- DATA FOR REVIEW -
- - - - -
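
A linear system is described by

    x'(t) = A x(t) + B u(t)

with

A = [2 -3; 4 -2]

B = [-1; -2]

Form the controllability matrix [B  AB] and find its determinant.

AB = [[4], [0]]
Controllability matrix C = [B  AB] = [[-1, 4], [-2, 0]]
det(C) = (-1)·0 - 4·(-2) = 0 - (-8) = 8
Since det(C) ≠ 0, rank(C) = 2 and the system is completely controllable.

8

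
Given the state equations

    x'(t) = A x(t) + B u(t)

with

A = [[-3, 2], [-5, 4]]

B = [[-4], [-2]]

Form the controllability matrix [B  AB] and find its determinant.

AB = [[8], [12]]
Controllability matrix C = [B  AB] = [[-4, 8], [-2, 12]]
det(C) = (-4)·12 - 8·(-2) = -48 - (-16) = -32
Since det(C) ≠ 0, rank(C) = 2 and the system is completely controllable.

-32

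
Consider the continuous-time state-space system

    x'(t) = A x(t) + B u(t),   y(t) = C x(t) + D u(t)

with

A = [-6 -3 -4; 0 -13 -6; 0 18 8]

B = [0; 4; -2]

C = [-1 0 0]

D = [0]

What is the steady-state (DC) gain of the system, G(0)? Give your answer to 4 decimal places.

5.1667

G(0) = C(-A)^{-1}B + D = -C A^{-1} B + D.
det A = -24, so A^{-1} = (1/-24)·adj(A) = [[-1/6, 2, 17/12], [0, 2, 3/2], [0, -9/2, -13/4]]
A^{-1} B = [31/6, 5, -23/2]^T
C A^{-1} B = -31/6
G(0) = D - C A^{-1} B = 0 - (-31/6) = 31/6 ≈ 5.1667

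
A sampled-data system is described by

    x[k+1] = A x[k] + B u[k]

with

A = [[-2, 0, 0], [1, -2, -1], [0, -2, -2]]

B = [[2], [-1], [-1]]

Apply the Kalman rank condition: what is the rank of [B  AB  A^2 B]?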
- - - - -
- TO DO -
Above are the records; retype every one exactly.

- FINAL ANSWER -
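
A linear system is described by

    x'(t) = A x(t) + B u(t)

with

A = [2 -3; 4 -2]

B = [-1; -2]

Form the controllability matrix [B  AB] and find its determinant.

AB = [[4], [0]]
Controllability matrix C = [B  AB] = [[-1, 4], [-2, 0]]
det(C) = (-1)·0 - 4·(-2) = 0 - (-8) = 8
Since det(C) ≠ 0, rank(C) = 2 and the system is completely controllable.

8

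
Given the state equations

    x'(t) = A x(t) + B u(t)

with

A = [[-3, 2], [-5, 4]]

B = [[-4], [-2]]

Form the controllability matrix [B  AB] and find its determinant.

AB = [[8], [12]]
Controllability matrix C = [B  AB] = [[-4, 8], [-2, 12]]
det(C) = (-4)·12 - 8·(-2) = -48 - (-16) = -32
Since det(C) ≠ 0, rank(C) = 2 and the system is completely controllable.

-32

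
Consider the continuous-time state-space system

    x'(t) = A x(t) + B u(t),   y(t) = C x(t) + D u(t)

with

A = [-6 -3 -4; 0 -13 -6; 0 18 8]

B = [0; 4; -2]

C = [-1 0 0]

D = [0]

What is the steady-state (DC) gain of the system, G(0)? Give your answer to 4 decimal places.

5.1667

G(0) = C(-A)^{-1}B + D = -C A^{-1} B + D.
det A = -24, so A^{-1} = (1/-24)·adj(A) = [[-1/6, 2, 17/12], [0, 2, 3/2], [0, -9/2, -13/4]]
A^{-1} B = [31/6, 5, -23/2]^T
C A^{-1} B = -31/6
G(0) = D - C A^{-1} B = 0 - (-31/6) = 31/6 ≈ 5.1667

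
A sampled-data system is described by

    x[k+1] = A x[k] + B u[k]

with

A = [[-2, 0, 0], [1, -2, -1], [0, -2, -2]]

B = [[2], [-1], [-1]]

Apply the Kalman rank condition: what is the rank of [B  AB  A^2 B]?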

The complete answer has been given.